» **Description of the task**:
Only the lines from the line containing "5. Compute the" to the end of the entries should be repeated, exactly as they appear.

━━━━━ Records to use

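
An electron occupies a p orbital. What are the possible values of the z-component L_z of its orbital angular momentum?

The letter p corresponds to l = 1.
L_z = m_l ℏ with m_l ranging from −l to +l in integer steps.
For l = 1: m_l ∈ {-1, 0, 1}.

L_z ∈ {−ℏ, 0, ℏ}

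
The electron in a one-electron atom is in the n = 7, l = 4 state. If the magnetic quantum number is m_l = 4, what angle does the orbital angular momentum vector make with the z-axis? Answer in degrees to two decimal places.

θ ≈ 26.57°

|L|² = l(l+1)ℏ² = 20ℏ², so |L| = 2√5 ℏ.
L_z = m_l ℏ = 4ℏ.
cos θ = L_z/|L| = 4/√20, so θ ≈ 26.57°.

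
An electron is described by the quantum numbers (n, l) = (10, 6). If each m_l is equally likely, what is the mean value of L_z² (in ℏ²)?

m_l ∈ {-6, -5, -4, -3, -2, -1, 0, 1, 2, 3, 4, 5, 6}.
Average of L_z² over 13 states: 182/13 ℏ² = 14 ℏ².

⟨L_z²⟩ = 14 ℏ²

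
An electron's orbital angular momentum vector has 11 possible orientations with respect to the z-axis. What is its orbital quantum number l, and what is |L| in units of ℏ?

11 = 2l + 1, so l = (11−1)/2 = 5.
Then |L| = √(l(l+1)) ℏ = √30 ℏ.

l = 5, |L| = √30 ℏ ≈ 5.477ℏ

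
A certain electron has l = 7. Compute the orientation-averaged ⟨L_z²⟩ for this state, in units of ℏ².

m_l ∈ {-7, -6, -5, -4, -3, -2, -1, 0, 1, 2, 3, 4, 5, 6, 7}.
⟨L_z²⟩ = ℏ²·l(l+1)/3 = 18.67ℏ².

⟨L_z²⟩ = 18.67 ℏ²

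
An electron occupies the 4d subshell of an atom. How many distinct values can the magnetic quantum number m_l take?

5

4d means n = 4, l = 2.
The number of m_l values is 2l + 1 = 2·2 + 1 = 5.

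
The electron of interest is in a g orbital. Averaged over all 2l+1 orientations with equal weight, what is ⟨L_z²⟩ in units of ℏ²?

⟨L_z²⟩ = 6.667 ℏ²

G corresponds to l = 4.
m_l ∈ {-4, -3, -2, -1, 0, 1, 2, 3, 4}.
⟨L_z²⟩ = ℏ²·l(l+1)/3 = 6.667ℏ².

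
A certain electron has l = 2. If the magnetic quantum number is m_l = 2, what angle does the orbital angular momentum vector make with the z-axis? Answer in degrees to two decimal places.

θ ≈ 35.26°

|L|² = l(l+1)ℏ² = 6ℏ², so |L| = √6 ℏ.
L_z = m_l ℏ = 2ℏ.
cos θ = L_z/|L| = 2/√6, so θ ≈ 35.26°.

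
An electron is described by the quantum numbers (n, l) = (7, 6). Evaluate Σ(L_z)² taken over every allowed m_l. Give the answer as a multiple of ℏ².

m_l runs from −6 to 6, i.e. {-6, -5, -4, -3, -2, -1, 0, 1, 2, 3, 4, 5, 6}.
Σ m_l² = l(l+1)(2l+1)/3 = 6·7·13/3 = 182.

Σ(L_z)² = 182 ℏ²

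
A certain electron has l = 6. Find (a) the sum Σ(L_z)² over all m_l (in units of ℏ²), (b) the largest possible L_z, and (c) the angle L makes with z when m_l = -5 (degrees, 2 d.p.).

Σ m_l² = 182, so Σ(L_z)² = 182 ℏ².
L_z,max = lℏ = 6ℏ.
For m_l = -5: cos θ = -5/√42, θ ≈ 140.49°.

Σ(L_z)² = 182 ℏ²; L_z,max = 6ℏ; θ(m_l=-5) ≈ 140.49°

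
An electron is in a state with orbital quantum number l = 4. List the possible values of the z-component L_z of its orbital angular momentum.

L_z = m_l ℏ with m_l ranging from −l to +l in integer steps.
For l = 4: m_l ∈ {-4, -3, -2, -1, 0, 1, 2, 3, 4}.

L_z ∈ {−4ℏ, −3ℏ, −2ℏ, −ℏ, 0, ℏ, 2ℏ, 3ℏ, 4ℏ}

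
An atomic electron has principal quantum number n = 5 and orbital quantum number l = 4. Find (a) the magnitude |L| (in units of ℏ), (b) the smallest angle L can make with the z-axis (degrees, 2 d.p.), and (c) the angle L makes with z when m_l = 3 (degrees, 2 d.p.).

|L| = 2√5 ℏ ≈ 4.472ℏ; θ_min ≈ 26.57°; θ(m_l=3) ≈ 47.87°

|L| = ℏ√(4·5) = 2√5 ℏ ≈ 4.472ℏ.
cos θ_min = 4/√20, so θ_min ≈ 26.57°.
For m_l = 3: cos θ = 3/√20, θ ≈ 47.87°.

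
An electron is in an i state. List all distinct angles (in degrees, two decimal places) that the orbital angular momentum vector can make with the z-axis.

An i state has l = 6.
|L| = ℏ√(l(l+1)) = √42 ℏ.
cos θ = m_l/√42 for each m_l ∈ {-6, -5, -4, -3, -2, -1, 0, 1, 2, 3, 4, 5, 6}.

θ ∈ {22.21°, 39.51°, 51.89°, 62.42°, 72.02°, 81.12°, 90.00°, 98.88°, 107.98°, 117.58°, 128.11°, 140.49°, 157.79°}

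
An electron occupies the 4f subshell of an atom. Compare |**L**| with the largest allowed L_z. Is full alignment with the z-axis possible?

4f means n = 4, l = 3.
|L| = 2√3 ℏ ≈ 3.4641ℏ, while L_z,max = lℏ = 3ℏ.
Since |L| > L_z,max, the vector can never point exactly along z; the closest it comes is θ_min = arccos(3/√12) ≈ 30.0°.

No: L_z,max = 3ℏ < |L| = 2√3 ℏ ≈ 3.464ℏ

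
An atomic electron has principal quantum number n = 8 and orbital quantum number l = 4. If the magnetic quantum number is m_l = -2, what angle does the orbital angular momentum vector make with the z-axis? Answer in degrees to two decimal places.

|L| = ℏ√(l(l+1)) = 2√5 ℏ.
L_z = m_l ℏ = −2ℏ.
cos θ = L_z/|L| = -2/√20, so θ ≈ 116.57°.

θ ≈ 116.57°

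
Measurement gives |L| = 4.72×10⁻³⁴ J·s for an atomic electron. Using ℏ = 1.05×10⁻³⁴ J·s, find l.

l = 4

Dividing by ℏ: |L|/ℏ ≈ 4.495.
Set l(l+1) = 20.21; the integer solution is l = 4.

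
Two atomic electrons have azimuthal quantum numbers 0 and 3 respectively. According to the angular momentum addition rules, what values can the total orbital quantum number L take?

By the triangle rule, |l₁ − l₂| ≤ L ≤ l₁ + l₂.
Allowed values: L = 3.

L = 3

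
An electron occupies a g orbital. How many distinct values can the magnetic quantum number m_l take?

9

A g state has l = 4.
The number of m_l values is 2l + 1 = 2·4 + 1 = 9.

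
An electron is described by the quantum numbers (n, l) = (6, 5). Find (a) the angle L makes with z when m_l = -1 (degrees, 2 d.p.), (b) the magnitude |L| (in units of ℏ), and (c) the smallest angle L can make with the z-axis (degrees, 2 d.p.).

θ(m_l=-1) ≈ 100.52°; |L| = √30 ℏ ≈ 5.477ℏ; θ_min ≈ 24.09°

For m_l = -1: cos θ = -1/√30, θ ≈ 100.52°.
|L| = ℏ√(5·6) = √30 ℏ ≈ 5.477ℏ.
cos θ_min = 5/√30, so θ_min ≈ 24.09°.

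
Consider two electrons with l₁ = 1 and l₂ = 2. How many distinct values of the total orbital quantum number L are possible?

The total orbital quantum number L ranges from |l₁ − l₂| to l₁ + l₂ in integer steps.
Allowed values: L = 1, 2, 3.
That is 3 values.

3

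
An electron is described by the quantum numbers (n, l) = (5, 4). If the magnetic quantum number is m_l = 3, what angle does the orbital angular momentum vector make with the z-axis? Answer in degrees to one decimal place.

|L| = √(l(l+1)) ℏ = 2√5 ℏ.
L_z = m_l ℏ = 3ℏ.
cos θ = L_z/|L| = 3/√20, so θ ≈ 47.9°.

θ ≈ 47.9°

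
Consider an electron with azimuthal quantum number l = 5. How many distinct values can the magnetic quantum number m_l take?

The number of m_l values is 2l + 1 = 2·5 + 1 = 11.

11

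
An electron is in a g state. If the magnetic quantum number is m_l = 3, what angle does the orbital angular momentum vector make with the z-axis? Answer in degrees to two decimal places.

A g state has l = 4.
|L| = √(l(l+1)) ℏ = 2√5 ℏ.
L_z = m_l ℏ = 3ℏ.
cos θ = L_z/|L| = 3/√20, so θ ≈ 47.87°.

θ ≈ 47.87°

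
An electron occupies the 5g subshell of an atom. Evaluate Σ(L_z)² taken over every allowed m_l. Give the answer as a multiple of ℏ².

Σ(L_z)² = 60 ℏ²

The 5g subshell has l = 4.
m_l runs from −4 to 4, i.e. {-4, -3, -2, -1, 0, 1, 2, 3, 4}.
Summing m² from −4 to 4: Σ m_l² = 60.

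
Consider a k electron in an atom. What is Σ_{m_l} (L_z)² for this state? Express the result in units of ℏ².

For a k orbital, l = 7.
m_l runs from −7 to 7, i.e. {-7, -6, -5, -4, -3, -2, -1, 0, 1, 2, 3, 4, 5, 6, 7}.
Summing m² from −7 to 7: Σ m_l² = 280.

Σ(L_z)² = 280 ℏ²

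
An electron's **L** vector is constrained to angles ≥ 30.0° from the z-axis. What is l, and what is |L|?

cos θ_min = l/√(l(l+1)) = √(l/(l+1)), so l/(l+1) = cos²(30.0°) = 0.7500.
Solving: l = 3.
Then |L| = ℏ√(3·4) = 2√3 ℏ.

l = 3, |L| = 2√3 ℏ ≈ 3.464ℏ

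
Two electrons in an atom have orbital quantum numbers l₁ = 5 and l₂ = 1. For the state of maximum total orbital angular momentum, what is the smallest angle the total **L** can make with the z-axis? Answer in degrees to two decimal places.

The total orbital quantum number L ranges from |l₁ − l₂| to l₁ + l₂ in integer steps.
Allowed values: L = 4, 5, 6.
The maximum is L = 6, with |L_tot| = ℏ√(6·7) = √42 ℏ.
The minimum angle with z is arccos(6/√42) ≈ 22.21°.

θ_min ≈ 22.21°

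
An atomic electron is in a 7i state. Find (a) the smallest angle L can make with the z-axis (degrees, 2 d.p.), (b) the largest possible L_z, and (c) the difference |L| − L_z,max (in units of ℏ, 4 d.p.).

For 7i, l = 6.
cos θ_min = 6/√42, so θ_min ≈ 22.21°.
L_z,max = lℏ = 6ℏ.
|L| − L_z,max = (√42 − 6)ℏ ≈ 0.4807ℏ.

θ_min ≈ 22.21°; L_z,max = 6ℏ; |L|−L_z,max ≈ 0.4807ℏ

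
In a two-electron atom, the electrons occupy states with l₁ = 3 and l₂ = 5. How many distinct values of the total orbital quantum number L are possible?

7

The total orbital quantum number L ranges from |l₁ − l₂| to l₁ + l₂ in integer steps.
Allowed values: L = 2, 3, 4, 5, 6, 7, 8.
That is 7 values.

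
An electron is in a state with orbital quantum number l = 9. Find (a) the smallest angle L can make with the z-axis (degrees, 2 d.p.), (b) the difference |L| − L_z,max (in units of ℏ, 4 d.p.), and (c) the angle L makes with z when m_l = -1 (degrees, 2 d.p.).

θ_min ≈ 18.43°; |L|−L_z,max ≈ 0.4868ℏ; θ(m_l=-1) ≈ 96.05°

cos θ_min = 9/√90, so θ_min ≈ 18.43°.
|L| − L_z,max = (3√10 − 9)ℏ ≈ 0.4868ℏ.
For m_l = -1: cos θ = -1/√90, θ ≈ 96.05°.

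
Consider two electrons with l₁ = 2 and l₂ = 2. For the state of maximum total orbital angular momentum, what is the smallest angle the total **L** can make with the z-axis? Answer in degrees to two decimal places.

θ_min ≈ 26.57°

The total orbital quantum number L ranges from |l₁ − l₂| to l₁ + l₂ in integer steps.
L ∈ {0, 1, 2, 3, 4}.
The maximum is L = 4, with |L_tot| = ℏ√(4·5) = 2√5 ℏ.
The minimum angle with z is arccos(4/√20) ≈ 26.57°.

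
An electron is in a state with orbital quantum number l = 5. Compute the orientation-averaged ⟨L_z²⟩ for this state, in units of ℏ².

The allowed m_l values are -5, -4, -3, -2, -1, 0, 1, 2, 3, 4, 5.
⟨L_z²⟩ = ℏ²·l(l+1)/3 = 10ℏ².

⟨L_z²⟩ = 10 ℏ²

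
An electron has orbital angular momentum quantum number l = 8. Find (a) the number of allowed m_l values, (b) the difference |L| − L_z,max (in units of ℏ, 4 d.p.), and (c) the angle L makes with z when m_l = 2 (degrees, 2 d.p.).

17 values; |L|−L_z,max ≈ 0.4853ℏ; θ(m_l=2) ≈ 76.37°

There are 2l+1 = 17 values of m_l.
|L| − L_z,max = (6√2 − 8)ℏ ≈ 0.4853ℏ.
For m_l = 2: cos θ = 2/√72, θ ≈ 76.37°.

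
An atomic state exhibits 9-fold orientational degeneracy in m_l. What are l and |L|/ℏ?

Since there are 2l+1 = 9 values of m_l, l = 4.
|L| = ℏ√(l(l+1)) = ℏ√(4·5) = 2√5 ℏ.

l = 4, |L| = 2√5 ℏ ≈ 4.472ℏ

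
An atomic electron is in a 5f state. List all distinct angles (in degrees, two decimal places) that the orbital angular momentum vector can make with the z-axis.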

━━━━━━━━━━

» **Task response**:
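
An electron is in a state with orbital quantum number l = 5. Compute the orientation-averaged ⟨L_z²⟩ for this state, in units of ℏ².

The allowed m_l values are -5, -4, -3, -2, -1, 0, 1, 2, 3, 4, 5.
⟨L_z²⟩ = ℏ²·l(l+1)/3 = 10ℏ².

⟨L_z²⟩ = 10 ℏ²

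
An electron has orbital angular momentum quantum number l = 8. Find (a) the number of allowed m_l values, (b) the difference |L| − L_z,max (in units of ℏ, 4 d.p.), and (c) the angle L makes with z when m_l = 2 (degrees, 2 d.p.).

17 values; |L|−L_z,max ≈ 0.4853ℏ; θ(m_l=2) ≈ 76.37°

There are 2l+1 = 17 values of m_l.
|L| − L_z,max = (6√2 − 8)ℏ ≈ 0.4853ℏ.
For m_l = 2: cos θ = 2/√72, θ ≈ 76.37°.

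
An atomic state exhibits 9-fold orientational degeneracy in m_l. What are l and |L|/ℏ?

Since there are 2l+1 = 9 values of m_l, l = 4.
|L| = ℏ√(l(l+1)) = ℏ√(4·5) = 2√5 ℏ.

l = 4, |L| = 2√5 ℏ ≈ 4.472ℏ

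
An atomic electron is in a 5f state. List all distinct angles (in degrees, two decimal places) that the orbital angular momentum vector can make with the z-axis.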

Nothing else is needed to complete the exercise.